[Collected data]

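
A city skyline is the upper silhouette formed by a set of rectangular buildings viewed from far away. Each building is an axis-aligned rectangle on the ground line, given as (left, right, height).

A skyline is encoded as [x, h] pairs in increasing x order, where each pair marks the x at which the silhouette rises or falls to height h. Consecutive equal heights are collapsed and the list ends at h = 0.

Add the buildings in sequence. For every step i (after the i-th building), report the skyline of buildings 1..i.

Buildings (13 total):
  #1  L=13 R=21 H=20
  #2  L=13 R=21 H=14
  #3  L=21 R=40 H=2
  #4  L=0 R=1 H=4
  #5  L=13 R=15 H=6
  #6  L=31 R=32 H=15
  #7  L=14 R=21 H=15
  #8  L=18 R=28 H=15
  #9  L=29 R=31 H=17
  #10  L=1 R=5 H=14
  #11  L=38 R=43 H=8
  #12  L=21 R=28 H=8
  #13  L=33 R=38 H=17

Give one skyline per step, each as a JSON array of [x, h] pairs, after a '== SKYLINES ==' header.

== SKYLINES ==
[[13,20],[21,0]]
[[13,20],[21,0]]
[[13,20],[21,2],[40,0]]
[[0,4],[1,0],[13,20],[21,2],[40,0]]
[[0,4],[1,0],[13,20],[21,2],[40,0]]
[[0,4],[1,0],[13,20],[21,2],[31,15],[32,2],[40,0]]
[[0,4],[1,0],[13,20],[21,2],[31,15],[32,2],[40,0]]
[[0,4],[1,0],[13,20],[21,15],[28,2],[31,15],[32,2],[40,0]]
[[0,4],[1,0],[13,20],[21,15],[28,2],[29,17],[31,15],[32,2],[40,0]]
[[0,4],[1,14],[5,0],[13,20],[21,15],[28,2],[29,17],[31,15],[32,2],[40,0]]
[[0,4],[1,14],[5,0],[13,20],[21,15],[28,2],[29,17],[31,15],[32,2],[38,8],[43,0]]
[[0,4],[1,14],[5,0],[13,20],[21,15],[28,2],[29,17],[31,15],[32,2],[38,8],[43,0]]
[[0,4],[1,14],[5,0],[13,20],[21,15],[28,2],[29,17],[31,15],[32,2],[33,17],[38,8],[43,0]]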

THE PROBLEM
Which of the lines above hold the word "silhouette"? Copy each one.

WRITTEN SOLUTION
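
A city skyline is the upper silhouette formed by a set of rectangular buildings viewed from far away. Each building is an axis-aligned rectangle on the ground line, given as (left, right, height).
A skyline is encoded as [x, h] pairs in increasing x order, where each pair marks the x at which the silhouette rises or falls to height h. Consecutive equal heights are collapsed and the list ends at h = 0.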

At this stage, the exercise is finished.